● TASK OBJECTIVE: Copy exactly the run of lines that begins at the line with "A 3.4 kg sled" and ends at the final line of the entries.

(Dataset entries)
————————

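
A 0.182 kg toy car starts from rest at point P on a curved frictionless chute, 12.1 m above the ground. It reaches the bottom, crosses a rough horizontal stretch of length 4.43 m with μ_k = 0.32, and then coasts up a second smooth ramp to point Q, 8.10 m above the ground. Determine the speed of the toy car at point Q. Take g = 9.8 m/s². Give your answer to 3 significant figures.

v = 7.11 m/s

Energy at P: mgh₁ = (0.182)(9.8)(12.1) = 21.582 J
Friction loss: W_f = μ_k mg d = 2.528 J
At Q: ½mv² + mgh₂ = mgh₁ − W_f
½mv² = 21.582 − 2.528 − 14.447 = 4.6060 J
v = √(2 × 4.6060/0.182) = 7.114 m/s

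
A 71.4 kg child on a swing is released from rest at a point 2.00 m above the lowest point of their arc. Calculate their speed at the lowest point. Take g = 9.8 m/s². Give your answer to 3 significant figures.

Energy conservation between the two points: mgh = ½mv²
v = √(2gh) = √(2 × 9.8 × 2.00) = √39.200 = 6.261 m/s

v = 6.26 m/s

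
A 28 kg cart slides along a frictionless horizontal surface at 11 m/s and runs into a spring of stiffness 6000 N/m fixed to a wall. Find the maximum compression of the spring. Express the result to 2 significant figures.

All KE is stored as spring PE at maximum compression: ½mv² = ½kx²
x = v√(m/k) = 11 × √(28/6000) = 0.7514 m

x = 0.75 m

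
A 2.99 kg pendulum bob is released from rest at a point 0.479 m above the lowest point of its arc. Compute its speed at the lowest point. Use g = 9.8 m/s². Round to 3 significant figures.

Energy conservation between the two points: mgh = ½mv²
v = √(2gh) = √(2 × 9.8 × 0.479) = √9.3884 = 3.064 m/s

v = 3.06 m/s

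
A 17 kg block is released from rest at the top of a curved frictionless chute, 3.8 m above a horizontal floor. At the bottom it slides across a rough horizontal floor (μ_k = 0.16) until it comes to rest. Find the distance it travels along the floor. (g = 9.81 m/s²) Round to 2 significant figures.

Energy bookkeeping (friction removes W_f = μ_k N d):
At rest all PE has been dissipated by friction: mgh = μ_k m g d
d = h/μ_k = 3.8/0.16 = 23.75 m

d = 24 m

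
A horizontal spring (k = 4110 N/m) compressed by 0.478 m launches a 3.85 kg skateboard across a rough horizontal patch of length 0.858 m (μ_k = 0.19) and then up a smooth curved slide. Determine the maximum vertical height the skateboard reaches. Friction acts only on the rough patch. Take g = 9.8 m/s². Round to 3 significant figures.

h = 12.3 m

Spring energy: E₀ = ½kx² = ½(4110)(0.478)² = 469.53 J
Friction: W_f = μ_k mg d = (0.19)(3.85)(9.8)(0.858) = 6.151 J
Energy at base of ramp: E = 469.53 − 6.151 = 463.38 J
At max height all remaining energy is PE: mgh = E ⇒ h = E/(mg) = 463.38/(3.85 × 9.8) = 12.28 m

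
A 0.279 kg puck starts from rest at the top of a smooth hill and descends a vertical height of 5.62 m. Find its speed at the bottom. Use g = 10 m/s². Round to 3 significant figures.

Equating total energy at the two states: mgh = ½mv²
v = √(2gh) = √(2 × 10 × 5.62) = √112.40 = 10.60 m/s

v = 10.6 m/s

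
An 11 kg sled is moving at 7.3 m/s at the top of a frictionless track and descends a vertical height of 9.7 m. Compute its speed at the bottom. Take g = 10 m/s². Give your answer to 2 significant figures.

v = 16 m/s

Mechanical energy is conserved (no friction): ½mv₀² + mgh = ½mv²
v² = v₀² + 2gh = (7.3)² + 2(10)(9.7) = 247.29
v = √247.29 = 15.73 m/s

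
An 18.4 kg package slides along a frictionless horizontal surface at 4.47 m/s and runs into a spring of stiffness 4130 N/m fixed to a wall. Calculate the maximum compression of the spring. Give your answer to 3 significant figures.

x = 0.298 m

At max compression the package is momentarily at rest: ½mv² = ½kx²
x = v√(m/k) = 4.47 × √(18.4/4130) = 0.2984 m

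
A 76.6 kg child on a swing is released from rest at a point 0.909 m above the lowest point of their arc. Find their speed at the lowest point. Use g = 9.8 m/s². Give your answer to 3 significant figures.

v = 4.22 m/s

Energy conservation between the two points: mgh = ½mv²
v = √(2gh) = √(2 × 9.8 × 0.909) = √17.816 = 4.221 m/s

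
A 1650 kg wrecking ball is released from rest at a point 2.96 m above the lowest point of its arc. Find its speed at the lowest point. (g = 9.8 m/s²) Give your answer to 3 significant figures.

v = 7.62 m/s

By conservation of mechanical energy, mgh = ½mv²
v = √(2gh) = √(2 × 9.8 × 2.96) = √58.016 = 7.617 m/s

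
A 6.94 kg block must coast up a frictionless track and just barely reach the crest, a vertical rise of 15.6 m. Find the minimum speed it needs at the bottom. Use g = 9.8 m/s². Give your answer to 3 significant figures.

At the top it is momentarily at rest, so all KE converts to PE: ½mv² = mgh
v = √(2gh) = √(2 × 9.8 × 15.6) = 17.49 m/s

v = 17.5 m/s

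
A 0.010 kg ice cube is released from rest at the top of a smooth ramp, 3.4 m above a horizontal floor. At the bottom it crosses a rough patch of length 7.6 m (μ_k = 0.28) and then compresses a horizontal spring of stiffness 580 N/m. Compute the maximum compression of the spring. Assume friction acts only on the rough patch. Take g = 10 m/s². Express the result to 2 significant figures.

Initial energy: E₁ = mgh = (0.010)(10)(3.4) = 0.34000 J
Friction removes W_f = μ_k mg d = (0.28)(0.010)(10)(7.6) = 0.2128 J
Energy reaching the spring: E = 0.34000 − 0.2128 = 0.12720 J
At max compression ½kx² = E ⇒ x = √(2E/k) = √(2 × 0.12720/580) = 0.02094 m

x = 0.021 m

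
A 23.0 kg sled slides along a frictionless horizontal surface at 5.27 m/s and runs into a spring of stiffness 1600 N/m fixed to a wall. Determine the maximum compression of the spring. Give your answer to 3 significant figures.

Conservation of energy between contact and max compression: ½mv² = ½kx²
x = v√(m/k) = 5.27 × √(23.0/1600) = 0.6319 m

x = 0.632 m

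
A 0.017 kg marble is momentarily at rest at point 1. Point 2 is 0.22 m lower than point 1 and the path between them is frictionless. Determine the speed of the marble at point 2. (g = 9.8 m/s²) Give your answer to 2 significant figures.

By conservation of mechanical energy, mgh = ½mv²
v = √(2gh) = √(2 × 9.8 × 0.22) = √4.3120 = 2.077 m/s

v = 2.1 m/s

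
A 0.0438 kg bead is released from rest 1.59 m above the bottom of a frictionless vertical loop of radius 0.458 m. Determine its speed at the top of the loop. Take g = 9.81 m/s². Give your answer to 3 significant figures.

Energy conservation: mgh = ½mv_top² + mg(2r)
v_top² = 2g(h − 2r) = 2(9.81)(1.59 − 0.9160) = 13.22
v_top = 3.636 m/s

v = 3.64 m/s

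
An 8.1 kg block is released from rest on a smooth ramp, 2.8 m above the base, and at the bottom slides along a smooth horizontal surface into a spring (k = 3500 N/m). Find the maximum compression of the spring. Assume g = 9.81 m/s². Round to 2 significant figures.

Energy conservation (no friction) from release to max compression: mgh = ½kx²
x = √(2mgh/k) = √(2 × 8.1 × 9.81 × 2.8 / 3500) = 0.3566 m

x = 0.36 m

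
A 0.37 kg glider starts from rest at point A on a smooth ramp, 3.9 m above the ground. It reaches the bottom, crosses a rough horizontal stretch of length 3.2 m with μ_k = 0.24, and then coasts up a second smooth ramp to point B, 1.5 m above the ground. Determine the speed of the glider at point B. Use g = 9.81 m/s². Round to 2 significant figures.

v = 5.7 m/s

Energy at A: mgh₁ = (0.37)(9.81)(3.9) = 14.156 J
Friction loss: W_f = μ_k mg d = 2.788 J
At B: ½mv² + mgh₂ = mgh₁ − W_f
½mv² = 14.156 − 2.788 − 5.4446 = 5.9237 J
v = √(2 × 5.9237/0.37) = 5.659 m/s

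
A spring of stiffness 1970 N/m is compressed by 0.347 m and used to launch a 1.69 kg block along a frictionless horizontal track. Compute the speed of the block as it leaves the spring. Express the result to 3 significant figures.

Conservation of energy: ½kx² = ½mv²
v = x√(k/m) = 0.347 × √(1970/1.69) = 11.85 m/s

v = 11.8 m/s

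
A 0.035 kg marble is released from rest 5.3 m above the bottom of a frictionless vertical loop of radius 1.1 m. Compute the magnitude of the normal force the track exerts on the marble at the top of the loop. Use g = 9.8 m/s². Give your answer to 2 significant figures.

N = 1.6 N

Energy from release to top (height 2r): mgh = ½mv_top² + mg(2r)
v_top² = 2g(h − 2r) = 2(9.8)(5.3 − 2.200) = 60.760 m²/s²
At the top, both N and weight point toward the centre: N + mg = mv_top²/r
N = m(v_top²/r − g) = 0.035(60.760/1.1 − 9.8) = 1.590 N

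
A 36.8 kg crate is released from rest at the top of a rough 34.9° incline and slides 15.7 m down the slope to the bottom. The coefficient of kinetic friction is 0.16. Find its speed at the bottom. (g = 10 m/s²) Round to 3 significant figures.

v = 11.8 m/s

Energy: mgh = ½mv² + W_f, with h = L sinθ and W_f = μ_k (mg cosθ) L
mgh = mgL sinθ = (36.8)(10)(15.7)sin34.9° = 3305.6 J
W_f = μ_k mg cosθ · L = (0.16)(36.8)(10)cos34.9°·15.7 = 758.2 J
½mv² = 3305.6 − 758.2 = 2547.5 J
v = √(2 × 2547.5/36.8) = 11.77 m/s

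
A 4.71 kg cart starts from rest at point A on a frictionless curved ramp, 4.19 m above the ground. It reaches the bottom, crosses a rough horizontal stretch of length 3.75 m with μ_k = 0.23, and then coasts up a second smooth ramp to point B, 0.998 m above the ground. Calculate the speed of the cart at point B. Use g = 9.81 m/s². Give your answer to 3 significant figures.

v = 6.76 m/s

Energy at A: mgh₁ = (4.71)(9.81)(4.19) = 193.60 J
Friction loss: W_f = μ_k mg d = 39.85 J
At B: ½mv² + mgh₂ = mgh₁ − W_f
½mv² = 193.60 − 39.85 − 46.113 = 107.63 J
v = √(2 × 107.63/4.71) = 6.761 m/s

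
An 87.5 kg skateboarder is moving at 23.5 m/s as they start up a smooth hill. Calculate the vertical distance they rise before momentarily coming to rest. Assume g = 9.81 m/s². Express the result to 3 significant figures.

By energy conservation, ½mv² = mgh
h = v²/(2g) = 23.5²/(2 × 9.81) = 28.15 m

h = 28.1 m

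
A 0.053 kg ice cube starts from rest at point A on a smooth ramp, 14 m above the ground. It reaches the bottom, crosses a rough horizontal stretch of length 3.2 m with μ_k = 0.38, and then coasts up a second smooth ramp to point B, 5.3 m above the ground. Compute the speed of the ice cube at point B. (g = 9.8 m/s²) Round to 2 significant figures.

v = 12 m/s

Energy at A: mgh₁ = (0.053)(9.8)(14) = 7.2716 J
Friction loss: W_f = μ_k mg d = 0.6316 J
At B: ½mv² + mgh₂ = mgh₁ − W_f
½mv² = 7.2716 − 0.6316 − 2.7528 = 3.8872 J
v = √(2 × 3.8872/0.053) = 12.11 m/s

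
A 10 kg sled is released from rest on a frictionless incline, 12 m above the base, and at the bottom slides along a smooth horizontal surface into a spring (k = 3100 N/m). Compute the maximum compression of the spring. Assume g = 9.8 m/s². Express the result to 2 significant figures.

At max compression the sled is momentarily at rest: mgh = ½kx²
x = √(2mgh/k) = √(2 × 10 × 9.8 × 12 / 3100) = 0.8710 m

x = 0.87 m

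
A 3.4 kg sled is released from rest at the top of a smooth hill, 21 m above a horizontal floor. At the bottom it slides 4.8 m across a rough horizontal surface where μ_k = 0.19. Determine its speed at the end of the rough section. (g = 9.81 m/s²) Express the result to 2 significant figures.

Applying the work–energy principle:
mgh = ½mv² + μ_k m g d
W_f = μ_k mg d = (0.19)(3.4)(9.81)(4.8) = 30.42 J
½mv² = mgh − W_f = 700.43 − 30.42 = 670.02 J
v = √(2 × 670.02/3.4) = 19.85 m/s

v = 20 m/s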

————————

● RESULT OF THIS EXERCISE:
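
A 3.4 kg sled is released from rest at the top of a smooth hill, 21 m above a horizontal floor. At the bottom it slides 4.8 m across a rough horizontal surface where μ_k = 0.19. Determine its speed at the end of the rough section. (g = 9.81 m/s²) Express the result to 2 significant figures.

Applying the work–energy principle:
mgh = ½mv² + μ_k m g d
W_f = μ_k mg d = (0.19)(3.4)(9.81)(4.8) = 30.42 J
½mv² = mgh − W_f = 700.43 − 30.42 = 670.02 J
v = √(2 × 670.02/3.4) = 19.85 m/s

v = 20 m/s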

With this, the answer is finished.